*Required work*
Each record must be repeated exactly. None may be dropped.

..............................

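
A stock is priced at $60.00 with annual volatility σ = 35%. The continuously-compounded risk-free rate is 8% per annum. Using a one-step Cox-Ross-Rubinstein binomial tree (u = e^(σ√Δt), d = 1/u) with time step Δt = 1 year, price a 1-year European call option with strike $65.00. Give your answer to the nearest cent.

CRR parameters: u = e^(σ√Δt) = e^(0.35·√1) = 1.4191, d = 1/u = 0.7047
Per-period rate: rΔt = 0.08·1 = 0.08, so R = e^0.08 = 1.0833
Risk-neutral probability p = (e^0.08 − 0.7047)/(1.4191 − 0.7047) = 0.3786/0.7144 = 0.5300
Terminal stock prices: S_u = 85.14, S_d = 42.28
Terminal payoffs (S − K): max(20.14, 0) = 20.14, max(-22.72, 0) = 0
Node 0 (S = 60): V_0 = e^(−0.08)·[0.5300·20.1441 + 0.4700·0.0000] = 9.8549

$9.85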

..............................

*Completed exercise*
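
A stock is priced at $60.00 with annual volatility σ = 35%. The continuously-compounded risk-free rate is 8% per annum. Using a one-step Cox-Ross-Rubinstein binomial tree (u = e^(σ√Δt), d = 1/u) with time step Δt = 1 year, price a 1-year European call option with strike $65.00. Give your answer to the nearest cent.

CRR parameters: u = e^(σ√Δt) = e^(0.35·√1) = 1.4191, d = 1/u = 0.7047
Per-period rate: rΔt = 0.08·1 = 0.08, so R = e^0.08 = 1.0833
Risk-neutral probability p = (e^0.08 − 0.7047)/(1.4191 − 0.7047) = 0.3786/0.7144 = 0.5300
Terminal stock prices: S_u = 85.14, S_d = 42.28
Terminal payoffs (S − K): max(20.14, 0) = 20.14, max(-22.72, 0) = 0
Node 0 (S = 60): V_0 = e^(−0.08)·[0.5300·20.1441 + 0.4700·0.0000] = 9.8549

$9.85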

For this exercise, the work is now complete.